■ Exercise brief ■
Transcribe only the lines between the first line of the records and the line containing "Find the ratio of velocities vₚ/vₐ.", inclusive, exactly as written.

■ Listed entries ■
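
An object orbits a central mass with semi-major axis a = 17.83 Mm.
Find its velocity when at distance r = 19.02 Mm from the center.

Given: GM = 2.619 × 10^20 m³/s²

Convert to SI: a = 17.83 Mm = 1.783e+07 m; r = 19.02 Mm = 1.902e+07 m.
Vis-viva: v = √(GM · (2/r − 1/a)).
2/r − 1/a = 2/1.902e+07 − 1/1.783e+07 = 4.90672e-08 m⁻¹.
v = √(2.619e+20 · 4.90672e-08) m/s ≈ 3.585e+06 m/s = 3585 km/s.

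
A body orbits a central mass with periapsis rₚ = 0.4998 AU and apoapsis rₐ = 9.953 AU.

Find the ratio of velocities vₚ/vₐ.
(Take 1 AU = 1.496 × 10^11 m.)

Convert to SI: rₚ = 0.4998 AU = 7.47701e+10 m; rₐ = 9.953 AU = 1.48897e+12 m.
Conservation of angular momentum gives rₚvₚ = rₐvₐ, so vₚ/vₐ = rₐ/rₚ.
vₚ/vₐ = 1.48897e+12 / 7.47701e+10 ≈ 19.91.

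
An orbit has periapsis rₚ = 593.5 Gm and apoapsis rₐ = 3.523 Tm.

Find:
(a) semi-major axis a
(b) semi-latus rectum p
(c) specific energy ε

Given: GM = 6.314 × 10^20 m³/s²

Convert to SI: rₚ = 593.5 Gm = 5.935e+11 m; rₐ = 3.523 Tm = 3.523e+12 m.
(a) a = (rₚ + rₐ)/2 = (5.935e+11 + 3.523e+12)/2 ≈ 2.058e+12 m
(b) From a = (rₚ + rₐ)/2 = 2.05825e+12 m and e = (rₐ − rₚ)/(rₐ + rₚ) = 0.711648, p = a(1 − e²) = 2.05825e+12 · (1 − (0.711648)²) ≈ 1.016e+12 m
(c) With a = (rₚ + rₐ)/2 = 2.05825e+12 m, ε = −GM/(2a) = −6.314e+20/(2 · 2.05825e+12) J/kg ≈ -1.534e+08 J/kg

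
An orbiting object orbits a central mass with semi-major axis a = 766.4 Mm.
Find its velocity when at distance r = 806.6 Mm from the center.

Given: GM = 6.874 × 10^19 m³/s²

Convert to SI: a = 766.4 Mm = 7.664e+08 m; r = 806.6 Mm = 8.066e+08 m.
Vis-viva: v = √(GM · (2/r − 1/a)).
2/r − 1/a = 2/8.066e+08 − 1/7.664e+08 = 1.17474e-09 m⁻¹.
v = √(6.874e+19 · 1.17474e-09) m/s ≈ 2.842e+05 m/s = 284.2 km/s.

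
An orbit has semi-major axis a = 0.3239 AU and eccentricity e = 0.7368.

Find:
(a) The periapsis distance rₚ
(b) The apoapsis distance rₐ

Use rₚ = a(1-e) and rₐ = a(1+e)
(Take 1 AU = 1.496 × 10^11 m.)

Convert to SI: a = 0.3239 AU = 4.84554e+10 m.
(a) rₚ = a(1 − e) = 4.84554e+10 · (1 − 0.7368) = 4.84554e+10 · 0.2632 ≈ 1.275e+10 m = 0.08525 AU.
(b) rₐ = a(1 + e) = 4.84554e+10 · (1 + 0.7368) = 4.84554e+10 · 1.7368 ≈ 8.416e+10 m = 0.5625 AU.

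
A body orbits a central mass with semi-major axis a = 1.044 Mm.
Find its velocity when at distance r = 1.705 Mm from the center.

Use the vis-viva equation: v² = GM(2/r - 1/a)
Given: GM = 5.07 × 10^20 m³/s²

Convert to SI: a = 1.044 Mm = 1.044e+06 m; r = 1.705 Mm = 1.705e+06 m.
Vis-viva: v = √(GM · (2/r − 1/a)).
2/r − 1/a = 2/1.705e+06 − 1/1.044e+06 = 2.15166e-07 m⁻¹.
v = √(5.07e+20 · 2.15166e-07) m/s ≈ 1.044e+07 m/s = 1.044e+04 km/s.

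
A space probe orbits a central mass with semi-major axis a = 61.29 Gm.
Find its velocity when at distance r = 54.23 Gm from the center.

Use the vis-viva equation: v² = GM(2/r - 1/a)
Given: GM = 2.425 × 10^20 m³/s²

Convert to SI: a = 61.29 Gm = 6.129e+10 m; r = 54.23 Gm = 5.423e+10 m.
Vis-viva: v = √(GM · (2/r − 1/a)).
2/r − 1/a = 2/5.423e+10 − 1/6.129e+10 = 2.05641e-11 m⁻¹.
v = √(2.425e+20 · 2.05641e-11) m/s ≈ 7.062e+04 m/s = 70.62 km/s.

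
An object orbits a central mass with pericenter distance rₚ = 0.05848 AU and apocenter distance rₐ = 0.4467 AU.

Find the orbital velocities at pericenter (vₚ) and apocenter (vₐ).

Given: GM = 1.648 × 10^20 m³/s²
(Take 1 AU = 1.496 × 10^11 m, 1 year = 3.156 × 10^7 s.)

Convert to SI: rₚ = 0.05848 AU = 8.74861e+09 m; rₐ = 0.4467 AU = 6.68263e+10 m.
Use the vis-viva equation v² = GM(2/r − 1/a) with a = (rₚ + rₐ)/2 = (8.74861e+09 + 6.68263e+10)/2 = 3.77875e+10 m.
vₚ = √(GM · (2/rₚ − 1/a)) = √(1.648e+20 · (2/8.74861e+09 − 1/3.77875e+10)) m/s ≈ 1.825e+05 m/s = 38.5 AU/year.
vₐ = √(GM · (2/rₐ − 1/a)) = √(1.648e+20 · (2/6.68263e+10 − 1/3.77875e+10)) m/s ≈ 2.389e+04 m/s = 5.041 AU/year.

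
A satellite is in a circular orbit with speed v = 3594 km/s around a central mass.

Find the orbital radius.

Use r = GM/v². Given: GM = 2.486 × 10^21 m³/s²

Convert to SI: v = 3594 km/s = 3.594e+06 m/s.
For a circular orbit, v² = GM / r, so r = GM / v².
r = 2.486e+21 / (3.594e+06)² m ≈ 1.925e+08 m = 192.5 Mm.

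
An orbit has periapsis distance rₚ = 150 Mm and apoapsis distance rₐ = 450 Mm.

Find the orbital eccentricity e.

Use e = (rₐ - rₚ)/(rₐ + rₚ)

Convert to SI: rₚ = 150 Mm = 1.5e+08 m; rₐ = 450 Mm = 4.5e+08 m.
e = (rₐ − rₚ) / (rₐ + rₚ).
e = (4.5e+08 − 1.5e+08) / (4.5e+08 + 1.5e+08) = 3e+08 / 6e+08 ≈ 0.5.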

■ Result for this task ■
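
An object orbits a central mass with semi-major axis a = 17.83 Mm.
Find its velocity when at distance r = 19.02 Mm from the center.

Given: GM = 2.619 × 10^20 m³/s²

Convert to SI: a = 17.83 Mm = 1.783e+07 m; r = 19.02 Mm = 1.902e+07 m.
Vis-viva: v = √(GM · (2/r − 1/a)).
2/r − 1/a = 2/1.902e+07 − 1/1.783e+07 = 4.90672e-08 m⁻¹.
v = √(2.619e+20 · 4.90672e-08) m/s ≈ 3.585e+06 m/s = 3585 km/s.

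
A body orbits a central mass with periapsis rₚ = 0.4998 AU and apoapsis rₐ = 9.953 AU.

Find the ratio of velocities vₚ/vₐ.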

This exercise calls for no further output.